What you have to do: Records follow. Select each line holding "FORWARD".
── Record extracts
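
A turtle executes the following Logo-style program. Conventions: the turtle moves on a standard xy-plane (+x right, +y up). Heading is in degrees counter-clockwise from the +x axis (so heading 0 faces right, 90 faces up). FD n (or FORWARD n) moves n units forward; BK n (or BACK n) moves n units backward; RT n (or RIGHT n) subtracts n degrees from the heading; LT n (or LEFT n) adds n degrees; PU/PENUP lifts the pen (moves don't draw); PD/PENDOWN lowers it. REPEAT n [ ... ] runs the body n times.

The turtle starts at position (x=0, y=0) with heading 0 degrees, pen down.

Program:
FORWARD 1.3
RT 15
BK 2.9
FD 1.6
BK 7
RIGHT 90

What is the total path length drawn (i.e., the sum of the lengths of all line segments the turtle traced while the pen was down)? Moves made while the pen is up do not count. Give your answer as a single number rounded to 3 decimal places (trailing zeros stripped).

Answer: 12.8

Derivation:
Executing turtle program step by step:
Start: pos=(0,0), heading=0, pen down
FD 1.3: (0,0) -> (1.3,0) [heading=0, draw]
RT 15: heading 0 -> 345
BK 2.9: (1.3,0) -> (-1.501,0.751) [heading=345, draw]
FD 1.6: (-1.501,0.751) -> (0.044,0.336) [heading=345, draw]
BK 7: (0.044,0.336) -> (-6.717,2.148) [heading=345, draw]
RT 90: heading 345 -> 255
Final: pos=(-6.717,2.148), heading=255, 4 segment(s) drawn

Segment lengths:
  seg 1: (0,0) -> (1.3,0), length = 1.3
  seg 2: (1.3,0) -> (-1.501,0.751), length = 2.9
  seg 3: (-1.501,0.751) -> (0.044,0.336), length = 1.6
  seg 4: (0.044,0.336) -> (-6.717,2.148), length = 7
Total = 12.8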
────
Written response:
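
A turtle executes the following Logo-style program. Conventions: the turtle moves on a standard xy-plane (+x right, +y up). Heading is in degrees counter-clockwise from the +x axis (so heading 0 faces right, 90 faces up). FD n (or FORWARD n) moves n units forward; BK n (or BACK n) moves n units backward; RT n (or RIGHT n) subtracts n degrees from the heading; LT n (or LEFT n) adds n degrees; PU/PENUP lifts the pen (moves don't draw); PD/PENDOWN lowers it. REPEAT n [ ... ] runs the body n times.
FORWARD 1.3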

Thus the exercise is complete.